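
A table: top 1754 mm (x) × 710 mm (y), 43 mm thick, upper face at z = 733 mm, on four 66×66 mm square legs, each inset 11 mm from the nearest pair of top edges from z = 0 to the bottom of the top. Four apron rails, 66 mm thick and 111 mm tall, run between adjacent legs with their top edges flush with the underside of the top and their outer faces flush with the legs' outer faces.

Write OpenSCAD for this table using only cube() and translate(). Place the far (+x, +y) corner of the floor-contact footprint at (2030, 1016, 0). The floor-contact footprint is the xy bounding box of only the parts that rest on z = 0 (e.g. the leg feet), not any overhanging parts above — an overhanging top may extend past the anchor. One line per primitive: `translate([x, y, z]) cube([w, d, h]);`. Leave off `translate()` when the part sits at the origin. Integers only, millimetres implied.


translate([287, 317, 690]) cube([1754, 710, 43]);
translate([298, 328, 0]) cube([66, 66, 690]);
translate([1964, 328, 0]) cube([66, 66, 690]);
translate([298, 950, 0]) cube([66, 66, 690]);
translate([1964, 950, 0]) cube([66, 66, 690]);
translate([364, 328, 579]) cube([1600, 66, 111]);
translate([364, 950, 579]) cube([1600, 66, 111]);
translate([298, 394, 579]) cube([66, 556, 111]);
translate([1964, 394, 579]) cube([66, 556, 111]);


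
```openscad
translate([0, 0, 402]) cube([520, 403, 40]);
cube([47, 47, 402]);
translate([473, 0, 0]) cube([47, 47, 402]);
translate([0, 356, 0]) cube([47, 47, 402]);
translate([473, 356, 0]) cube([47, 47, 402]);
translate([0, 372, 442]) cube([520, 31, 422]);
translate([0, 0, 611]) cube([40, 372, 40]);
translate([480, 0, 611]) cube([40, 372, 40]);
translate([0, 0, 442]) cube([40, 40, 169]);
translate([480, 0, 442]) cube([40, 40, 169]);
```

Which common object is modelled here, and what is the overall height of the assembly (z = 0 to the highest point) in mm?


A chair. The overall height is 864 mm.

A slab on four corner posts with a tall panel at the back — a chair. The seat slab sits at z = 402 with thickness 40, and the 422 mm backrest starts at the seat top, so the overall height is 402 + 40 + 422 = 864 mm.


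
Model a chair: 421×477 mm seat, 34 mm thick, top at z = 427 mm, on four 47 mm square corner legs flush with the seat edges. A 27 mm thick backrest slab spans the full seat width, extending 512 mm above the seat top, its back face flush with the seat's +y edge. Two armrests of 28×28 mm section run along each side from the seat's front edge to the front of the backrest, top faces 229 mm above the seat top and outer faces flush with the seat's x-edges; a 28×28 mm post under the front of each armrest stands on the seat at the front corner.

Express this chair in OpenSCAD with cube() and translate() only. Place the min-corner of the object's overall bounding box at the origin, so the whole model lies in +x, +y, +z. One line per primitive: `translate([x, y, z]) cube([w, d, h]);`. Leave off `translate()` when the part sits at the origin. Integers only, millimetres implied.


translate([0, 0, 393]) cube([421, 477, 34]);
cube([47, 47, 393]);
translate([374, 0, 0]) cube([47, 47, 393]);
translate([0, 430, 0]) cube([47, 47, 393]);
translate([374, 430, 0]) cube([47, 47, 393]);
translate([0, 450, 427]) cube([421, 27, 512]);
translate([0, 0, 628]) cube([28, 450, 28]);
translate([393, 0, 628]) cube([28, 450, 28]);
translate([0, 0, 427]) cube([28, 28, 201]);
translate([393, 0, 427]) cube([28, 28, 201]);


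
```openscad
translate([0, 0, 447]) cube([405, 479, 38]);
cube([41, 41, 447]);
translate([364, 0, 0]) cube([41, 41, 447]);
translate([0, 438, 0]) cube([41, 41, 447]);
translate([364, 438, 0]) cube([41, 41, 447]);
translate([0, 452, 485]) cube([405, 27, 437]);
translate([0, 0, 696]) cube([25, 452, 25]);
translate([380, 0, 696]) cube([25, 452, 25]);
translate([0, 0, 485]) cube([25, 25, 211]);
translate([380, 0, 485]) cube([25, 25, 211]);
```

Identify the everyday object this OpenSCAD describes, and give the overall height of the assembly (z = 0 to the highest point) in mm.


A chair. The overall height is 922 mm.

A slab on four corner posts with a tall panel at the back — a chair. The seat slab sits at z = 447 with thickness 38, and the 437 mm backrest starts at the seat top, so the overall height is 447 + 38 + 437 = 922 mm.


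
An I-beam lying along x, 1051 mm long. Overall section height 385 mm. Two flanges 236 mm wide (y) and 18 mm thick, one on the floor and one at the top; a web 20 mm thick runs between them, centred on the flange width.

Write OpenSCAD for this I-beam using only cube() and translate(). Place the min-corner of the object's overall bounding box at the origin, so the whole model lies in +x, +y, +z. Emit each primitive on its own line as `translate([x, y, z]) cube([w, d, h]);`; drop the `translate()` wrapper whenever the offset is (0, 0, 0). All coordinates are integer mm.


cube([1051, 236, 18]);
translate([0, 108, 18]) cube([1051, 20, 349]);
translate([0, 0, 367]) cube([1051, 236, 18]);


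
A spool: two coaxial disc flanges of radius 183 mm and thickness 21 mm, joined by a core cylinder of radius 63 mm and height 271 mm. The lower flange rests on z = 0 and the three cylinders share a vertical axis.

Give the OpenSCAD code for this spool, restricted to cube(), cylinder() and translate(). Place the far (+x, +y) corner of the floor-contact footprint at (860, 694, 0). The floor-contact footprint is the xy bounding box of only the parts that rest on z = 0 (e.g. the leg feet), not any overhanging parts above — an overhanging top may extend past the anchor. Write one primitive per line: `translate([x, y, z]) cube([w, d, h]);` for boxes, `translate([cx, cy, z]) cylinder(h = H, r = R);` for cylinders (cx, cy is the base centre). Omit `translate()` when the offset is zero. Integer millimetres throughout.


translate([677, 511, 0]) cylinder(h = 21, r = 183);
translate([677, 511, 21]) cylinder(h = 271, r = 63);
translate([677, 511, 292]) cylinder(h = 21, r = 183);


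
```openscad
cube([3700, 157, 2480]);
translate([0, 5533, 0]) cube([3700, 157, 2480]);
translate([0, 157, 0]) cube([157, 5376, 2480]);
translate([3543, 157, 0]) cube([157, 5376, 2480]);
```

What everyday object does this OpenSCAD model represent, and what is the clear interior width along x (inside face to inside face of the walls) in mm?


A house (or room) frame. The interior width is 3386 mm.

Four 2480 mm walls enclosing a rectangle with no floor or roof — a room or house frame. Outside width is 3700 mm and wall thickness is 157 mm, so the interior width is 3700 − 2 × 157 = 3386 mm.


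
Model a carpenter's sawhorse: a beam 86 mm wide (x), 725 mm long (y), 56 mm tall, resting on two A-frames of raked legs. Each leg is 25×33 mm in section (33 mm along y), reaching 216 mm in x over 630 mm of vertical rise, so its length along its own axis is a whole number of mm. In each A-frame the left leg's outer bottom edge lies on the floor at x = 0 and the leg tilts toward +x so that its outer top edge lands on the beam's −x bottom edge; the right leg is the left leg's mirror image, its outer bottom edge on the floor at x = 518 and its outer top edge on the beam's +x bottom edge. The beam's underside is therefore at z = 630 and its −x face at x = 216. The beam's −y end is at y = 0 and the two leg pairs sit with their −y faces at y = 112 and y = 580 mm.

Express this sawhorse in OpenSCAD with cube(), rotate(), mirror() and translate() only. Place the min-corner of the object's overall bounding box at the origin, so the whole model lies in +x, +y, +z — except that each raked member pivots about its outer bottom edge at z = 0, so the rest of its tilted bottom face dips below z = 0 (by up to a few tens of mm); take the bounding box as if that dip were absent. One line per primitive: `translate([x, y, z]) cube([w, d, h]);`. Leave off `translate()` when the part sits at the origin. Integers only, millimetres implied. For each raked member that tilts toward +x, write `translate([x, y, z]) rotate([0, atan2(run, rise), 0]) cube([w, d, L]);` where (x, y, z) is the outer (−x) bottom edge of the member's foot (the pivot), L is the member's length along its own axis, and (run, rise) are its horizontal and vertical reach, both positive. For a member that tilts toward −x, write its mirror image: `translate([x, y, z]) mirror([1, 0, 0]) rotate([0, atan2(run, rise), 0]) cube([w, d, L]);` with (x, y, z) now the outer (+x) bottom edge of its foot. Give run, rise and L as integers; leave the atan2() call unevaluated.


translate([216, 0, 630]) cube([86, 725, 56]);
translate([0, 112, 0]) rotate([0, atan2(216, 630), 0]) cube([25, 33, 666]);
translate([518, 112, 0]) mirror([1, 0, 0]) rotate([0, atan2(216, 630), 0]) cube([25, 33, 666]);
translate([0, 580, 0]) rotate([0, atan2(216, 630), 0]) cube([25, 33, 666]);
translate([518, 580, 0]) mirror([1, 0, 0]) rotate([0, atan2(216, 630), 0]) cube([25, 33, 666]);


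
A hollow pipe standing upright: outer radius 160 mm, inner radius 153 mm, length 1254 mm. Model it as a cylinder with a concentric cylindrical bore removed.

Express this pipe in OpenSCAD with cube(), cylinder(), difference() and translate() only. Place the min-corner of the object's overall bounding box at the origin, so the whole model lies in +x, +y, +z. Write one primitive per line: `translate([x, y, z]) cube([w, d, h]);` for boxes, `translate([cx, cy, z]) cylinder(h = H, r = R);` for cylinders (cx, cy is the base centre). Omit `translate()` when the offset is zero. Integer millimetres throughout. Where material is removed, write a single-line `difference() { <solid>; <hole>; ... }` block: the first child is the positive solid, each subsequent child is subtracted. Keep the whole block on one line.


difference() { translate([160, 160, 0]) cylinder(h = 1254, r = 160); translate([160, 160, 0]) cylinder(h = 1254, r = 153); }


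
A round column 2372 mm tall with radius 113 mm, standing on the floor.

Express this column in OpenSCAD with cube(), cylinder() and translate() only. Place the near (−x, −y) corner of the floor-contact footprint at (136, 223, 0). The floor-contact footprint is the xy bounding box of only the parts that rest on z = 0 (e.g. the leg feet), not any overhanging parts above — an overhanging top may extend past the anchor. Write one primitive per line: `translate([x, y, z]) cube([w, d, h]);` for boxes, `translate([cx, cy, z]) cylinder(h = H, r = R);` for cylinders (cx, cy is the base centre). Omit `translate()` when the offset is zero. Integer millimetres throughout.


translate([249, 336, 0]) cylinder(h = 2372, r = 113);


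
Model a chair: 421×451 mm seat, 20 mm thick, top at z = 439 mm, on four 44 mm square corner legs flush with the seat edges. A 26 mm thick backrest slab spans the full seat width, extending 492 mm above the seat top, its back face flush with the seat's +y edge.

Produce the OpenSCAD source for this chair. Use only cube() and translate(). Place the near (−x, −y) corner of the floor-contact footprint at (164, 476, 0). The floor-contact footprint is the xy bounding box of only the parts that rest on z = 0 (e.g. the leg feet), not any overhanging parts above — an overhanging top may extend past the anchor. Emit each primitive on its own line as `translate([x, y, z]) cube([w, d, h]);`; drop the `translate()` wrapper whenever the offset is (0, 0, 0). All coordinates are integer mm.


translate([164, 476, 419]) cube([421, 451, 20]);
translate([164, 476, 0]) cube([44, 44, 419]);
translate([541, 476, 0]) cube([44, 44, 419]);
translate([164, 883, 0]) cube([44, 44, 419]);
translate([541, 883, 0]) cube([44, 44, 419]);
translate([164, 901, 439]) cube([421, 26, 492]);


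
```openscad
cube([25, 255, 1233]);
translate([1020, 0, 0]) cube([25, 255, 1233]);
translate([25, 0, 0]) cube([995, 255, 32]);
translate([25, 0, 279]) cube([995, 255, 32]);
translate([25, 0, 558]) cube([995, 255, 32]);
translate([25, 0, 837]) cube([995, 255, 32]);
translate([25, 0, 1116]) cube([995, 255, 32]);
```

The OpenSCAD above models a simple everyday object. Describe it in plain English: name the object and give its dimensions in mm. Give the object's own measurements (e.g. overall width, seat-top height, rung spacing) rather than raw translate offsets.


An open bookshelf. Two side panels, each 25 mm thick, 255 mm deep and 1233 mm tall, stand 1045 mm apart (outside-to-outside). Between them sit 5 shelves, each 32 mm thick and 255 mm deep, spanning the full gap between the sides. The bottom shelf rests on the floor (its underside at z = 0) and the clear gap between one shelf's top and the next shelf's underside is 247 mm.


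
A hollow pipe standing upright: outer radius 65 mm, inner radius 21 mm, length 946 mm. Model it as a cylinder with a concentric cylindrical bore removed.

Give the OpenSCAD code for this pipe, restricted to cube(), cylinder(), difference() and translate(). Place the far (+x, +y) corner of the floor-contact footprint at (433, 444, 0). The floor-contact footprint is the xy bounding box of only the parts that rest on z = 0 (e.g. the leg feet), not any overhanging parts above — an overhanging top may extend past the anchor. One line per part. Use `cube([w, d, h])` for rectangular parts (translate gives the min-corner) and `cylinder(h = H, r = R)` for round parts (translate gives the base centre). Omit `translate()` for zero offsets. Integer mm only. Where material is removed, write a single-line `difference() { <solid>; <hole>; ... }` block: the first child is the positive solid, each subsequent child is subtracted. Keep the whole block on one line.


difference() { translate([368, 379, 0]) cylinder(h = 946, r = 65); translate([368, 379, 0]) cylinder(h = 946, r = 21); }


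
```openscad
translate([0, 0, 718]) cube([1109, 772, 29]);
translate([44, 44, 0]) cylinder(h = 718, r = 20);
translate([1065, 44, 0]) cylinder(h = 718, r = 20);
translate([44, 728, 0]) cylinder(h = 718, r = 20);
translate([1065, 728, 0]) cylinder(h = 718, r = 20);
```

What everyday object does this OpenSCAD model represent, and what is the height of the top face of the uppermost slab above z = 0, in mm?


A table. The table height is 747 mm.

A 1109×772×29 slab sits at z = 718 on four Ø40 mm round legs — a table. The top surface is at 718 + 29 = 747 mm.


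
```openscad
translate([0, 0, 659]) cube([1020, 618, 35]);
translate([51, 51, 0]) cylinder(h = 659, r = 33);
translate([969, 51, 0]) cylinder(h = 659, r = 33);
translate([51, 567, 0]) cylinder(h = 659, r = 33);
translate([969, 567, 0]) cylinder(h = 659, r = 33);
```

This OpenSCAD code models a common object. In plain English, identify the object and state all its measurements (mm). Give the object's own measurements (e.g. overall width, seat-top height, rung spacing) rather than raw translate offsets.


A table: top 1020 mm (x) × 618 mm (y), 35 mm thick, upper face at z = 694 mm, on four round legs of 66 mm diameter, each leg's bounding box inset 18 mm from the nearest pair of top edges from z = 0 to the bottom of the top.


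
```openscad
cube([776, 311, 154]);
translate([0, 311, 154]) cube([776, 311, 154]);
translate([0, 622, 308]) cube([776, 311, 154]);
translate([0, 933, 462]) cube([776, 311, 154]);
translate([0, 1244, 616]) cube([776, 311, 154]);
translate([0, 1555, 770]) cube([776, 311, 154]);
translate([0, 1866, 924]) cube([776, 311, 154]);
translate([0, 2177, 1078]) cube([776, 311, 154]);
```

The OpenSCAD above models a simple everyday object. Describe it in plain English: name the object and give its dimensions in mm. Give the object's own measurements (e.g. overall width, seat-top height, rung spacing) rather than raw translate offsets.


A straight staircase of 8 solid steps. Each step is 776 mm wide (x), 311 mm deep (y, the going) and 154 mm tall (the rise). The first step rests on the floor; each subsequent step sits one going further in +y and one rise higher in +z, directly behind and above the previous step with no overlap.


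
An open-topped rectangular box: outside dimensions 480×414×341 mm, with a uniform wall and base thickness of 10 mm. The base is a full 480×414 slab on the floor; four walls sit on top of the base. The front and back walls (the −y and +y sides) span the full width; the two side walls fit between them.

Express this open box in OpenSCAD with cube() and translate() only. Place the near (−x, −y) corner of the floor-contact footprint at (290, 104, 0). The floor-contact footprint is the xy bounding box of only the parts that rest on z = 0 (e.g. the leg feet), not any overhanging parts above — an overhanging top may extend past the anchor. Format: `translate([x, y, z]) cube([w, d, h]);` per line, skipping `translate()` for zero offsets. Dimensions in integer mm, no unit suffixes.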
━━━━━━
» INSTRUCTIONS FOR THE TASK
Within the listing above, locate the line containing "walls) in mm?" and the line containing "Model a carpenter's". Reproduce those two lines and all lines between them exactly, with nothing added.

» ANSWER TO THIS PROBLEM
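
What everyday object does this OpenSCAD model represent, and what is the clear interior width along x (inside face to inside face of the walls) in mm?


A house (or room) frame. The interior width is 3386 mm.

Four 2480 mm walls enclosing a rectangle with no floor or roof — a room or house frame. Outside width is 3700 mm and wall thickness is 157 mm, so the interior width is 3700 − 2 × 157 = 3386 mm.


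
Model a carpenter's sawhorse: a beam 86 mm wide (x), 725 mm long (y), 56 mm tall, resting on two A-frames of raked legs. Each leg is 25×33 mm in section (33 mm along y), reaching 216 mm in x over 630 mm of vertical rise, so its length along its own axis is a whole number of mm. In each A-frame the left leg's outer bottom edge lies on the floor at x = 0 and the leg tilts toward +x so that its outer top edge lands on the beam's −x bottom edge; the right leg is the left leg's mirror image, its outer bottom edge on the floor at x = 518 and its outer top edge on the beam's +x bottom edge. The beam's underside is therefore at z = 630 and its −x face at x = 216. The beam's −y end is at y = 0 and the two leg pairs sit with their −y faces at y = 112 and y = 580 mm.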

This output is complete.